TASK MATERIAL:
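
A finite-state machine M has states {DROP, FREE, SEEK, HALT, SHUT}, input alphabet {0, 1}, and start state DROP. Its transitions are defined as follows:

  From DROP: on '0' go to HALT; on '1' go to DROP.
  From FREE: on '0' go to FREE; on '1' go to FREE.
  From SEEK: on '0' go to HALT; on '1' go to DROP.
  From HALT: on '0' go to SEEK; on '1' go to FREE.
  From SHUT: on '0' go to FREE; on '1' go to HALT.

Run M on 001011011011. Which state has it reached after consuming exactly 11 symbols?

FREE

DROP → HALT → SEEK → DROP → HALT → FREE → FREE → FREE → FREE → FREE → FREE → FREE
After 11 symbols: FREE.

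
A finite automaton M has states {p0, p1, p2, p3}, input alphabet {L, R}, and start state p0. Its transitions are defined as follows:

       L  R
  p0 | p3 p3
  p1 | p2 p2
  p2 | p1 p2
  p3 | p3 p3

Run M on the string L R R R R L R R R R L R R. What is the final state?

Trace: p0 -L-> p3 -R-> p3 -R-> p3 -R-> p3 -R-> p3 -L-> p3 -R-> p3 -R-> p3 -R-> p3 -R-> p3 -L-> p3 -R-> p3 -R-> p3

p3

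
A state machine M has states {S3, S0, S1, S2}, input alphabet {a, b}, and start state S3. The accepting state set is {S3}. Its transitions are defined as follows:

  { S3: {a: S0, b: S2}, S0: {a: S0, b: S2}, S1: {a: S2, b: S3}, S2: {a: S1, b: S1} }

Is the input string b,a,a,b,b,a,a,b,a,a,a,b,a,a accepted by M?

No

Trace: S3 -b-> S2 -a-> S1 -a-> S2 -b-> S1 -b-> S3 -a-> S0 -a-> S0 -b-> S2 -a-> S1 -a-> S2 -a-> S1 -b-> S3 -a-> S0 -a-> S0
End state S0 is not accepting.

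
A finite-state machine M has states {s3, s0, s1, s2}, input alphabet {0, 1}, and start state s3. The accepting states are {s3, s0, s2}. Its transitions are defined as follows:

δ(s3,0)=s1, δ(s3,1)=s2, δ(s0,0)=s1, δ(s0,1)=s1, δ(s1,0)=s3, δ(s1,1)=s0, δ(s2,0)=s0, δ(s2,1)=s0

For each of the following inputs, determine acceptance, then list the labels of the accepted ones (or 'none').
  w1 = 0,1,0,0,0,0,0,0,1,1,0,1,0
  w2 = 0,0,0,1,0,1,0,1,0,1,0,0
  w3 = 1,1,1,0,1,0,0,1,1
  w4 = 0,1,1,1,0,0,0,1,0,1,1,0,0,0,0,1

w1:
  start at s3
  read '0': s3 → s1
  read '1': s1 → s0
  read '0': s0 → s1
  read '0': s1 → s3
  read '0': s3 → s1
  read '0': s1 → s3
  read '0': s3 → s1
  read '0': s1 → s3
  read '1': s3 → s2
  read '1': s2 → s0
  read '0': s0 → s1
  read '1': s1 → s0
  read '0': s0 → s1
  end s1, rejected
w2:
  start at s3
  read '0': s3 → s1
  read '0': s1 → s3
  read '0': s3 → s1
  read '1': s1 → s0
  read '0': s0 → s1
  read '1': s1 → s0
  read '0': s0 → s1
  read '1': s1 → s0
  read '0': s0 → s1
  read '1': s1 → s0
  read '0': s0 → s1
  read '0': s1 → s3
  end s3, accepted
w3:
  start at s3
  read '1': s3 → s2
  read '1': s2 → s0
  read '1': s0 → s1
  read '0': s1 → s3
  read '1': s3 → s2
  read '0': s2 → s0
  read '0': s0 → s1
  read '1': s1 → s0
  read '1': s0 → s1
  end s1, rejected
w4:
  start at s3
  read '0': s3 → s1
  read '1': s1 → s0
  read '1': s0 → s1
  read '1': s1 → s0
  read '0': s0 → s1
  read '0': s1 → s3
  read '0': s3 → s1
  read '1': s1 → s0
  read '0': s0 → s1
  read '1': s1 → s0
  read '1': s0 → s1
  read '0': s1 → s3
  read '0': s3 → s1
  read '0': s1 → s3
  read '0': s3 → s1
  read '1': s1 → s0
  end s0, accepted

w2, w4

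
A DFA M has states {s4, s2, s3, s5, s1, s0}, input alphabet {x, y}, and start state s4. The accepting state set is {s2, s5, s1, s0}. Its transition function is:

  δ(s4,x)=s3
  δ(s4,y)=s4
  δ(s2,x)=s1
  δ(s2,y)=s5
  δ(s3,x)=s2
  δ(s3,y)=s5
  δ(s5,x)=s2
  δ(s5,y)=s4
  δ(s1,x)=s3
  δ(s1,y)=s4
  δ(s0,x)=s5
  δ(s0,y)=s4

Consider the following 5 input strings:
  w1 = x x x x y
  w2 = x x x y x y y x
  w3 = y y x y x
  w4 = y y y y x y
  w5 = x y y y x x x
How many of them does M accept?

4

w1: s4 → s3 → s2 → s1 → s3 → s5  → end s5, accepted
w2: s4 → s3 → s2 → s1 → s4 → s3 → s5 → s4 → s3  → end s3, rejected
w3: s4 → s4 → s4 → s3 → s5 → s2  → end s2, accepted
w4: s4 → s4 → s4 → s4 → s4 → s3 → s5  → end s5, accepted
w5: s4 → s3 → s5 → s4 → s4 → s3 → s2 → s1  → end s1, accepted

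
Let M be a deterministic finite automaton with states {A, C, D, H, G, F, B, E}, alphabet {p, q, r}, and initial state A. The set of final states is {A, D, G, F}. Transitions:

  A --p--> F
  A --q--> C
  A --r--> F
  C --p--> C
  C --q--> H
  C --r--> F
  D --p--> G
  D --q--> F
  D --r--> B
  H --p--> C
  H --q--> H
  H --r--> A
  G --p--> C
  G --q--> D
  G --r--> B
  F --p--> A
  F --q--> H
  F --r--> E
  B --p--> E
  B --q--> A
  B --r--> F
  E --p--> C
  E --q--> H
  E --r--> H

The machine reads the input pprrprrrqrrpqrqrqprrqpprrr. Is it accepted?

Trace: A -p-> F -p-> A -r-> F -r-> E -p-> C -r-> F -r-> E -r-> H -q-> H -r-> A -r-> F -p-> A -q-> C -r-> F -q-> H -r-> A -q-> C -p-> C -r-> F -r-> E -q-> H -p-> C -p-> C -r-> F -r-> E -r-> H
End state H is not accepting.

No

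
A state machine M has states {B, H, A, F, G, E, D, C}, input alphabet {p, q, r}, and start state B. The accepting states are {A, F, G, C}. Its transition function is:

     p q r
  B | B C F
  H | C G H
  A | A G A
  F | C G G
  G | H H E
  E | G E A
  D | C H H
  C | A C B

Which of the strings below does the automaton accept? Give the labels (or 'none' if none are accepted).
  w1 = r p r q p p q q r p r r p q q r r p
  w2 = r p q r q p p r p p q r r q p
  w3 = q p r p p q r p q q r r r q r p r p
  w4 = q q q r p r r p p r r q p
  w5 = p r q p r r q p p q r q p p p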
---
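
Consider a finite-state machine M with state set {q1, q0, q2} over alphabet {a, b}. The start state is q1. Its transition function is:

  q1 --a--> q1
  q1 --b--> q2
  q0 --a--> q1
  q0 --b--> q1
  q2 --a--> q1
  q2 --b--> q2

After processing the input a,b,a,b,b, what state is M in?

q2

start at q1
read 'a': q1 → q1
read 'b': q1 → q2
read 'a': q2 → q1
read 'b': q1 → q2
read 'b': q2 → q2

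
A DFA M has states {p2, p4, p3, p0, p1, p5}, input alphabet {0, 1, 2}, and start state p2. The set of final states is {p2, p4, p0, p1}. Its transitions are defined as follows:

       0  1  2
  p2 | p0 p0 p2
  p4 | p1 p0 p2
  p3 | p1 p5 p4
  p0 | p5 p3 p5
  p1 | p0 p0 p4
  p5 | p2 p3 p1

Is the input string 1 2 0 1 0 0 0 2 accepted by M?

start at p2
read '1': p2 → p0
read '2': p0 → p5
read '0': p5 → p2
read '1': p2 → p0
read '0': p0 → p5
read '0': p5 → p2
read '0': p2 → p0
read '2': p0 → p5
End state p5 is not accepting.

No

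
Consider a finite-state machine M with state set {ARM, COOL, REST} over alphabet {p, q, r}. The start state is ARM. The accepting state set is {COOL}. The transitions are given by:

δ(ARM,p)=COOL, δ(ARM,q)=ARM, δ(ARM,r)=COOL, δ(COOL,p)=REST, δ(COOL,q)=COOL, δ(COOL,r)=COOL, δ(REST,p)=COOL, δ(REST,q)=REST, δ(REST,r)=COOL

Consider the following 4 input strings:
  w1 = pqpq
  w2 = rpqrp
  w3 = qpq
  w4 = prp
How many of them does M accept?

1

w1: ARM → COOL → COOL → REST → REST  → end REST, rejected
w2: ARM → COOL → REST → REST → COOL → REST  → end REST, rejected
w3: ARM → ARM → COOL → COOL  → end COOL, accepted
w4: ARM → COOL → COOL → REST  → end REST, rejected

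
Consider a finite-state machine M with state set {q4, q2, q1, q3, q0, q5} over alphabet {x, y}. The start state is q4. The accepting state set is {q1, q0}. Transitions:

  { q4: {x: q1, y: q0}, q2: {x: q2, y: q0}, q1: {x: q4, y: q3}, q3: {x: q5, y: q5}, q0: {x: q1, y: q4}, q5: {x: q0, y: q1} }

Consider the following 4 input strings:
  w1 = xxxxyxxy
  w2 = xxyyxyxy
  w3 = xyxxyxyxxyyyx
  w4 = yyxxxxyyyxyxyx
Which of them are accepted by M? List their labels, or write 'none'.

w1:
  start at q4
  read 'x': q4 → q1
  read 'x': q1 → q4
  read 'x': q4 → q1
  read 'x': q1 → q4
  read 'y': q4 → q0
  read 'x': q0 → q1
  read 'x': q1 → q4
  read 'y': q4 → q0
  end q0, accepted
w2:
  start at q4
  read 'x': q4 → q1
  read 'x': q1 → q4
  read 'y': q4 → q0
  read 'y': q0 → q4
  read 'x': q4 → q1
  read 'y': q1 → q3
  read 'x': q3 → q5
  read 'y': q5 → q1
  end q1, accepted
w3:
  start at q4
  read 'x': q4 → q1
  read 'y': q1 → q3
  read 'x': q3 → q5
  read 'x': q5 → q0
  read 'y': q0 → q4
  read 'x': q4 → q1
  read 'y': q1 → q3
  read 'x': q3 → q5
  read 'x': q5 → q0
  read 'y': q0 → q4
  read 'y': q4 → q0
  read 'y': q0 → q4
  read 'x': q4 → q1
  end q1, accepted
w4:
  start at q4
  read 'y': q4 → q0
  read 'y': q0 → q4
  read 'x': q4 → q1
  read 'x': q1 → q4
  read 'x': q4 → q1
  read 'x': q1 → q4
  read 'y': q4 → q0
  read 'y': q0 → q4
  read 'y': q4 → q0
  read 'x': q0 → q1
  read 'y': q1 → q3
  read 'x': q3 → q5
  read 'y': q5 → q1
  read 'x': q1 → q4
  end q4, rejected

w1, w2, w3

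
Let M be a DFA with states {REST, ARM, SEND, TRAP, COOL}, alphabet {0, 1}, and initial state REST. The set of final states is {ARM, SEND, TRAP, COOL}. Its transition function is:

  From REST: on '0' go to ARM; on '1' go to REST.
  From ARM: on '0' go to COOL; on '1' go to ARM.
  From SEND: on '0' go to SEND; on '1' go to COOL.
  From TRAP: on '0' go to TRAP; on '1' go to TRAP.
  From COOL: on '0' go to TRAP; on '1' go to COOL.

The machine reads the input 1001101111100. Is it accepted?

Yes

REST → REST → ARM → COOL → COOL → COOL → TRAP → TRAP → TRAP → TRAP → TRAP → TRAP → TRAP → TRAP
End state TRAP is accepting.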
==
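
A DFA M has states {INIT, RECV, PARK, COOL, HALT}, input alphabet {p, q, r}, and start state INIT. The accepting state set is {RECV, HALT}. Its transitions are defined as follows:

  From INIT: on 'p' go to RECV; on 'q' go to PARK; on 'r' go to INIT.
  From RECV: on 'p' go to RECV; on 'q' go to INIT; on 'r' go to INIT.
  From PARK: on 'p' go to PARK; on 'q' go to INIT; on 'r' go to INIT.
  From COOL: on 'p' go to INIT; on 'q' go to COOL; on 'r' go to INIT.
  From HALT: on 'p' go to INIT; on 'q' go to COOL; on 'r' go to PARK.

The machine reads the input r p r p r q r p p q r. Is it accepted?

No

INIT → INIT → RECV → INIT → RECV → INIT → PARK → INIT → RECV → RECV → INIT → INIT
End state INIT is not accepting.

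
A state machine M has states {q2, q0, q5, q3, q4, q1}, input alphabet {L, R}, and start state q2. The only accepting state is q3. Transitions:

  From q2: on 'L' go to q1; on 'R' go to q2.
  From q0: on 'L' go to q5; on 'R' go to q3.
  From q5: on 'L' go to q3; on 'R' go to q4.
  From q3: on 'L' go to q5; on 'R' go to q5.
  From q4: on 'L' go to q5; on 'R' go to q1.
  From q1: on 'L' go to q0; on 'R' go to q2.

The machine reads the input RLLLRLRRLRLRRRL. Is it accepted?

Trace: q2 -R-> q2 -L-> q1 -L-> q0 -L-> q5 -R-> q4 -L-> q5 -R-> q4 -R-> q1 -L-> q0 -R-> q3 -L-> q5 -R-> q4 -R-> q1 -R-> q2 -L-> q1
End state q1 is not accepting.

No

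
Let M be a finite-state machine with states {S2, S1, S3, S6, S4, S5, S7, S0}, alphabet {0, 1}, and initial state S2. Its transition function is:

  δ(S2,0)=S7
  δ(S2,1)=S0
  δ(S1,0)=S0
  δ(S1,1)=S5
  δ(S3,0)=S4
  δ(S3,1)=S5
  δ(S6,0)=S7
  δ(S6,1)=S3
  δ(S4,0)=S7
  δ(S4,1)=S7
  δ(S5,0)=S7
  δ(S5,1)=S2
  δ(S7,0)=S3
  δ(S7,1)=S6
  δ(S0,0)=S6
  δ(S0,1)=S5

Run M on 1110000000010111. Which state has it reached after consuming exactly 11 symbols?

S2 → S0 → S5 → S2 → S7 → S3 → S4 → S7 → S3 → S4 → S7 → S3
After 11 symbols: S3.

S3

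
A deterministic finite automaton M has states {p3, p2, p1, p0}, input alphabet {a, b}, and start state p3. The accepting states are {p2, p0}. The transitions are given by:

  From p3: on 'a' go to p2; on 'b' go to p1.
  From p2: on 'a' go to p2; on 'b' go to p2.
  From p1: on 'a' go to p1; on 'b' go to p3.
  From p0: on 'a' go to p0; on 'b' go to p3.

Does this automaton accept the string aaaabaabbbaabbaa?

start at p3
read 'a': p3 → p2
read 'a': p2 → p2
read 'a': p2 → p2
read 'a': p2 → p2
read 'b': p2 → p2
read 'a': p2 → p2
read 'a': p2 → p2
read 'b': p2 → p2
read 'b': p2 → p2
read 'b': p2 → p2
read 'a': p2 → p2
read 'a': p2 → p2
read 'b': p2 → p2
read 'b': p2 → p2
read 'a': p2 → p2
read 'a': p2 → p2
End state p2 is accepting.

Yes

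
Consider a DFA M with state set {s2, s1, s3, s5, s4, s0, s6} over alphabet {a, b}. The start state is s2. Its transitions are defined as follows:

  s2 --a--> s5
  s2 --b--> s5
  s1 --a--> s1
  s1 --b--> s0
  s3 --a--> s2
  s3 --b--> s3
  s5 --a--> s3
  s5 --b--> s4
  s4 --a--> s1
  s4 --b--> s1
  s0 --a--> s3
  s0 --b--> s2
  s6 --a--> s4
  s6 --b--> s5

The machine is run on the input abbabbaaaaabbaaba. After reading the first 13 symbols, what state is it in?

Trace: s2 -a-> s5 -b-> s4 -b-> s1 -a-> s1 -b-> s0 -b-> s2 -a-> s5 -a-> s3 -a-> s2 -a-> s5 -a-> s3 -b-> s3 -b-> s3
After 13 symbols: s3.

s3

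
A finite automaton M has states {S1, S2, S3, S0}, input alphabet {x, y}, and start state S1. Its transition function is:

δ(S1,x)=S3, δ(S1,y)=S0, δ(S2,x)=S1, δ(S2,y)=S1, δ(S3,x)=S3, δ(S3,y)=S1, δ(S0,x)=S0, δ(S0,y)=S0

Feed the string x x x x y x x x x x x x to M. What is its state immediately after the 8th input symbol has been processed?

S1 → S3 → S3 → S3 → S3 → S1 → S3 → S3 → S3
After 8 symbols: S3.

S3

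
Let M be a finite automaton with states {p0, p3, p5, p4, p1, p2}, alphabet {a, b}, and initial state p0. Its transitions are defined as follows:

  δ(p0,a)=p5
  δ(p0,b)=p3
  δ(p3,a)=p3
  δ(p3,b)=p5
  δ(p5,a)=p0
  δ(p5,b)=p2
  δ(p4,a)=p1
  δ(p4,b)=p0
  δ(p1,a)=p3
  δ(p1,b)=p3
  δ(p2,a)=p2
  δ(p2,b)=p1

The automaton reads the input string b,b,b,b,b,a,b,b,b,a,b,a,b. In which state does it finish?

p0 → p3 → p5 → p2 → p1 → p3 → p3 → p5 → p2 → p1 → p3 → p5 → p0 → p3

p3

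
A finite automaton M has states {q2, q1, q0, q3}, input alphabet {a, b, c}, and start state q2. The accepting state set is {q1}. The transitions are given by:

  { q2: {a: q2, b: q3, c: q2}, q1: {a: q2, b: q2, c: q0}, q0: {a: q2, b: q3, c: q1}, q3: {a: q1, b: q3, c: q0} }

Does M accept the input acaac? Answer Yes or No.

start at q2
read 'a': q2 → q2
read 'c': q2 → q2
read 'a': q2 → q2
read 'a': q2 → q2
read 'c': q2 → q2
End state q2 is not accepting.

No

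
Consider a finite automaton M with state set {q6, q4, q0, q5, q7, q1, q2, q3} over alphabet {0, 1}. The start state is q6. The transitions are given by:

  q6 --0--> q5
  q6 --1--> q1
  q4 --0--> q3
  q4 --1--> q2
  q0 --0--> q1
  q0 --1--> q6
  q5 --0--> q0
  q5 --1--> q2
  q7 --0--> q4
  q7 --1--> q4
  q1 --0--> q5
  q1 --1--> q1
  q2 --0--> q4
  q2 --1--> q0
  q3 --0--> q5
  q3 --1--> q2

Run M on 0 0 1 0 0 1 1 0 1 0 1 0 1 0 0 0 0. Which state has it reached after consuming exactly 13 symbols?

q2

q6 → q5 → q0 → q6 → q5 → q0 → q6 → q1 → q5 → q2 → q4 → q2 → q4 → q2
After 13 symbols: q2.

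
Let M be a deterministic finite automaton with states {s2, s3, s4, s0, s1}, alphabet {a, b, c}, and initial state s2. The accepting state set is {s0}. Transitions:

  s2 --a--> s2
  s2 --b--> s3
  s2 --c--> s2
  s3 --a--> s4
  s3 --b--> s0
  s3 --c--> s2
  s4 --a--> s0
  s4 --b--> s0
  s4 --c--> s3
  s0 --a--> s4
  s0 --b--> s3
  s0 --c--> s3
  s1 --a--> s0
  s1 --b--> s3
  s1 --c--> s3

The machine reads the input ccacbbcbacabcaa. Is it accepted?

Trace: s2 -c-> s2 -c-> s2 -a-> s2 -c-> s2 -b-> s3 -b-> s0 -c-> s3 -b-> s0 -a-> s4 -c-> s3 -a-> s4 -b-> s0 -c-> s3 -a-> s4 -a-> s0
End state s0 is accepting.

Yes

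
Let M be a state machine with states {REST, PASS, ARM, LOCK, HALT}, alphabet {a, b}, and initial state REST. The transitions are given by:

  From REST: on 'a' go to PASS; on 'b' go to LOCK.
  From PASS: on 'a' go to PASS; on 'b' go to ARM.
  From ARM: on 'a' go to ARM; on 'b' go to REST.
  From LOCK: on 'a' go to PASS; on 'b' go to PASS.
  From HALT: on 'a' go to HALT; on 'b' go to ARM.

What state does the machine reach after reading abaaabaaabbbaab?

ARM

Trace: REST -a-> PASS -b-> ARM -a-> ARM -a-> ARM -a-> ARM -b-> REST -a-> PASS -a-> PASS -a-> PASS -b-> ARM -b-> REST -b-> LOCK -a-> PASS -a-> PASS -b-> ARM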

EXERCISE PROMPT: Please go through the data above and copy every line that has the word "deterministic".

EXERCISE OUTPUT:
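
Let M be a deterministic finite automaton with states {A, C, D, H, G, F, B, E}, alphabet {p, q, r}, and initial state A. The set of final states is {A, D, G, F}. Transitions:
A deterministic finite automaton M has states {p3, p2, p1, p0}, input alphabet {a, b}, and start state p3. The accepting states are {p2, p0}. The transitions are given by:
Let M be a deterministic finite automaton with states {s2, s3, s4, s0, s1}, alphabet {a, b, c}, and initial state s2. The accepting state set is {s0}. Transitions: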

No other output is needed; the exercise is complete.